▶ DATA FOR REVIEW
:::

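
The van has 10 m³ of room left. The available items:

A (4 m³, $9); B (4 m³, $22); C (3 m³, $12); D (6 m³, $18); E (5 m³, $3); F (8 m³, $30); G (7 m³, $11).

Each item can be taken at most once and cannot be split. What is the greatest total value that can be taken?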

:::

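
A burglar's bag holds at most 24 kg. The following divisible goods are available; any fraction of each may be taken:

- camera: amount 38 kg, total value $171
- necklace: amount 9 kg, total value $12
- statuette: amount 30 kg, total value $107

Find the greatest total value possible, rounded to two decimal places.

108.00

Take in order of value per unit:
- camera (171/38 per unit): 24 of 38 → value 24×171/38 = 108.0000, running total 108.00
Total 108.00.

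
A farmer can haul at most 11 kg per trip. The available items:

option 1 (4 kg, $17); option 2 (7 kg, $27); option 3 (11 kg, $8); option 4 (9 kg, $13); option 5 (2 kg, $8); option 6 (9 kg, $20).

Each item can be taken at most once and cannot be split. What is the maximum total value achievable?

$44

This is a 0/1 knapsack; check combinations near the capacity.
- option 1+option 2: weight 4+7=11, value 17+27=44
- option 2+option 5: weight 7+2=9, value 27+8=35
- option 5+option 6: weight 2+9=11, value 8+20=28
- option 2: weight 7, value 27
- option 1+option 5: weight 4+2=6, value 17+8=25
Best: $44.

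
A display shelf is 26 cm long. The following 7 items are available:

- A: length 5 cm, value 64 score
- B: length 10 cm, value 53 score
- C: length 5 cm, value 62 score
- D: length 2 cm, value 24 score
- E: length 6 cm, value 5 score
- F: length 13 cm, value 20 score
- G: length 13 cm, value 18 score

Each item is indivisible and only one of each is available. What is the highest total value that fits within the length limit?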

:::

▶ HOW TO COMPLETE THIS TASK
Extract every line of the records above that contains the word "amount".

▶ ANSWER BOX
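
- camera: amount 38 kg, total value $171
- necklace: amount 9 kg, total value $12
- statuette: amount 30 kg, total value $107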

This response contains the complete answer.